**HOW TO COMPLETE THIS TASK:**
Transcribe the following entries word for word. End with the line where "Let a = 64064/15 and b = -4/75." appears.
----
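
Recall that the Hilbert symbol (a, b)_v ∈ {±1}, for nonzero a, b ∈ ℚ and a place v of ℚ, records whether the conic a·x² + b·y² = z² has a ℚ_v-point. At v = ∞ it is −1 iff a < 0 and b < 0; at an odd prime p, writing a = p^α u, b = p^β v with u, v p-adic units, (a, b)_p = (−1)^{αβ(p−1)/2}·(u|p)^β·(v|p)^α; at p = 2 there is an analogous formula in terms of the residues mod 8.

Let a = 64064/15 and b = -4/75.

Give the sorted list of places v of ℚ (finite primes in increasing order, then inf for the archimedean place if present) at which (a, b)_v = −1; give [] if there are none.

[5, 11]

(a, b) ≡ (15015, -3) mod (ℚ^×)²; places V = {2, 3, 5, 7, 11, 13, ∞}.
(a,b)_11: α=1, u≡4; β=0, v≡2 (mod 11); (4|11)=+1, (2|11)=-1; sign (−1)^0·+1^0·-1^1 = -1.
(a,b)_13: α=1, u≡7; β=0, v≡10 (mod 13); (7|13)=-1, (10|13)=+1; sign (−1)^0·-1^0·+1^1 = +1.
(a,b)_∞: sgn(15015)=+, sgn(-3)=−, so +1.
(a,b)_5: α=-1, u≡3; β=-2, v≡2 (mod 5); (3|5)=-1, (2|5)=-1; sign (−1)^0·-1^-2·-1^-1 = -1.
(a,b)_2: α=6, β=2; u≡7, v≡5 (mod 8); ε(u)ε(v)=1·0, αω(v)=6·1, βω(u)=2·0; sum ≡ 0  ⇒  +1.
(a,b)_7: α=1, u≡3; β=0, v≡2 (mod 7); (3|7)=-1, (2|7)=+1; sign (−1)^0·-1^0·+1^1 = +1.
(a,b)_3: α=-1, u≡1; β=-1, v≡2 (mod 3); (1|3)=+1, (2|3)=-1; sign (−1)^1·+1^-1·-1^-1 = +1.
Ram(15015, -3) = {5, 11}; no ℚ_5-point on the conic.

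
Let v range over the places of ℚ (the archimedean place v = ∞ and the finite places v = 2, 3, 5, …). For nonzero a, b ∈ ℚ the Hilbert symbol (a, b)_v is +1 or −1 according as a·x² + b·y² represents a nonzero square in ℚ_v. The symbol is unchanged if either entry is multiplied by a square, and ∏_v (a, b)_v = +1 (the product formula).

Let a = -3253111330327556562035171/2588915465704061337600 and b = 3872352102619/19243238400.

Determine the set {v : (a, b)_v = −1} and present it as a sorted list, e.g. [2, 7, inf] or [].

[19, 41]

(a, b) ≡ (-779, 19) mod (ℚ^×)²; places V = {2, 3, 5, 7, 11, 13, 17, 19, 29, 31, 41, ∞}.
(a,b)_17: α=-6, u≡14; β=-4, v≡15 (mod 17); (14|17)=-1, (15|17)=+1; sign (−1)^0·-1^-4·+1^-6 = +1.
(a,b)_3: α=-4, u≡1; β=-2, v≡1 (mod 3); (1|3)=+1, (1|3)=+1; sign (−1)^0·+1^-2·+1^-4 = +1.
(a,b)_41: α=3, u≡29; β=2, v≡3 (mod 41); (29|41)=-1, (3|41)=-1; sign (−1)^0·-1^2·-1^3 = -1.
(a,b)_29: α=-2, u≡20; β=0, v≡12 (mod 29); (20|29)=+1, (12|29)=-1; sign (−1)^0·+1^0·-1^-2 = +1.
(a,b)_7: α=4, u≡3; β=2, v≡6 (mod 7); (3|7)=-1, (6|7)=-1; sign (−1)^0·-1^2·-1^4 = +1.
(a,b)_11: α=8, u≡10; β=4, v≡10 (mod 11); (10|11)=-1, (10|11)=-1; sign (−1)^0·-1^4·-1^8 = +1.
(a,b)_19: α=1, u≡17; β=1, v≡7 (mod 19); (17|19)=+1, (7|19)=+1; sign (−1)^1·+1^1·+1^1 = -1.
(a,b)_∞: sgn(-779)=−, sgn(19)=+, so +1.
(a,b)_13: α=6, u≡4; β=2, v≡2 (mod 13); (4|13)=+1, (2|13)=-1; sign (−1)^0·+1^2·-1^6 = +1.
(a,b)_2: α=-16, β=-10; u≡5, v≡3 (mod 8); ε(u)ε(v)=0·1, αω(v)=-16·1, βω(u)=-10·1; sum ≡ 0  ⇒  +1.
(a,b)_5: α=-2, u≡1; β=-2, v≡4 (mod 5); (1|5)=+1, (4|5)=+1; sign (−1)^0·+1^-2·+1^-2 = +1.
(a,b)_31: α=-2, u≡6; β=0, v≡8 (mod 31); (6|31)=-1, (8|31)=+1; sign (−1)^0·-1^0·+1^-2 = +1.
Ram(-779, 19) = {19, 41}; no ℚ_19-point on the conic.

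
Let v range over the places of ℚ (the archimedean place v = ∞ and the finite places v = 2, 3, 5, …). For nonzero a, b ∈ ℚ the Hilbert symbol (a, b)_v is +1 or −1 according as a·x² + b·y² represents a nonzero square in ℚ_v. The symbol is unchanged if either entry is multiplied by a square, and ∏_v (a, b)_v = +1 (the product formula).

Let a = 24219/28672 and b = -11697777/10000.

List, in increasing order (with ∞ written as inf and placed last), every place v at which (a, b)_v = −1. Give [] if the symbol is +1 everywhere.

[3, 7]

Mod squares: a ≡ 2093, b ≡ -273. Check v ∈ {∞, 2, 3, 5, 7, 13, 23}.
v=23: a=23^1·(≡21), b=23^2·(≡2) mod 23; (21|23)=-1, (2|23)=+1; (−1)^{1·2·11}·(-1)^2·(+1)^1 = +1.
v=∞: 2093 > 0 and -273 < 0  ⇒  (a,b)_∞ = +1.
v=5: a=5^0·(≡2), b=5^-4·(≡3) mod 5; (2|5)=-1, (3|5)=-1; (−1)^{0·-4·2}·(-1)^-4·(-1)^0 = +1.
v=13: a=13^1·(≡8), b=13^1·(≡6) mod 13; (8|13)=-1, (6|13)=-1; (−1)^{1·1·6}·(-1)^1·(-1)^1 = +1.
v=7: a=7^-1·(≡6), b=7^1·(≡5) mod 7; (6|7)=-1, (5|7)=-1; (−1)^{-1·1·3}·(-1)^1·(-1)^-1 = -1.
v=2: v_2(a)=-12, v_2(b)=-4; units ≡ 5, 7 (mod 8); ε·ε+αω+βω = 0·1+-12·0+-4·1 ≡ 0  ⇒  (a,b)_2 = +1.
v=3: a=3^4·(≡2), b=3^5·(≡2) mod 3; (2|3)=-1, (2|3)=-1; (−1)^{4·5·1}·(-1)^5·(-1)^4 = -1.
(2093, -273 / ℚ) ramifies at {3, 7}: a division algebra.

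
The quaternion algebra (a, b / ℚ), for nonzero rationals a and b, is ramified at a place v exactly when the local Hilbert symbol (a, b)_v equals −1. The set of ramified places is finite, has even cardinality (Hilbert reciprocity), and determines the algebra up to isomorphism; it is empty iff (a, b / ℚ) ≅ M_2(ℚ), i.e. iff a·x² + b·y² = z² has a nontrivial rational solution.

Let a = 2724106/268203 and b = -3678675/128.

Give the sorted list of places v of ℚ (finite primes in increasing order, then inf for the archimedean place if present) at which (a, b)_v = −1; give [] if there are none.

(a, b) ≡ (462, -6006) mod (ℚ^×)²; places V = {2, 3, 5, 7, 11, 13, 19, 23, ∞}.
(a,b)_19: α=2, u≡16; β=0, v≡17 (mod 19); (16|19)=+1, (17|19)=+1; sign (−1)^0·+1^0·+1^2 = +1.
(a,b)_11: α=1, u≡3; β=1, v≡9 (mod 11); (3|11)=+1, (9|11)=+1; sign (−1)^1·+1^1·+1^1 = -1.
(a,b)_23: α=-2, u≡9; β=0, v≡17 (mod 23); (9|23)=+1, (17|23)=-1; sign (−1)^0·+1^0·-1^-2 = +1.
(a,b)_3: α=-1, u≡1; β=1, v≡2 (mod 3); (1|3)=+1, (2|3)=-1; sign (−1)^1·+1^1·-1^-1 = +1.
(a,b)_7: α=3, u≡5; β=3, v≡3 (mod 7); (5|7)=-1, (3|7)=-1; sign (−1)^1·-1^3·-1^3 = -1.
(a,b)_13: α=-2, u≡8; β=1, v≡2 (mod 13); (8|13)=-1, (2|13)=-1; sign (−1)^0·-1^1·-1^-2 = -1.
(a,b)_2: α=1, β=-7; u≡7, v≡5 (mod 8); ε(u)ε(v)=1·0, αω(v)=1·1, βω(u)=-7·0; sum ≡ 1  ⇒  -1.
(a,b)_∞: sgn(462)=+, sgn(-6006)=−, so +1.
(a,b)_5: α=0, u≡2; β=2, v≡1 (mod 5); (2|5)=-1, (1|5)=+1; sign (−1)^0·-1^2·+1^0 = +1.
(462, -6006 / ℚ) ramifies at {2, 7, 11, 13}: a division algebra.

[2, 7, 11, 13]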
----
**YOUR RESPONSE:**
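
Recall that the Hilbert symbol (a, b)_v ∈ {±1}, for nonzero a, b ∈ ℚ and a place v of ℚ, records whether the conic a·x² + b·y² = z² has a ℚ_v-point. At v = ∞ it is −1 iff a < 0 and b < 0; at an odd prime p, writing a = p^α u, b = p^β v with u, v p-adic units, (a, b)_p = (−1)^{αβ(p−1)/2}·(u|p)^β·(v|p)^α; at p = 2 there is an analogous formula in terms of the residues mod 8.

Let a = 64064/15 and b = -4/75.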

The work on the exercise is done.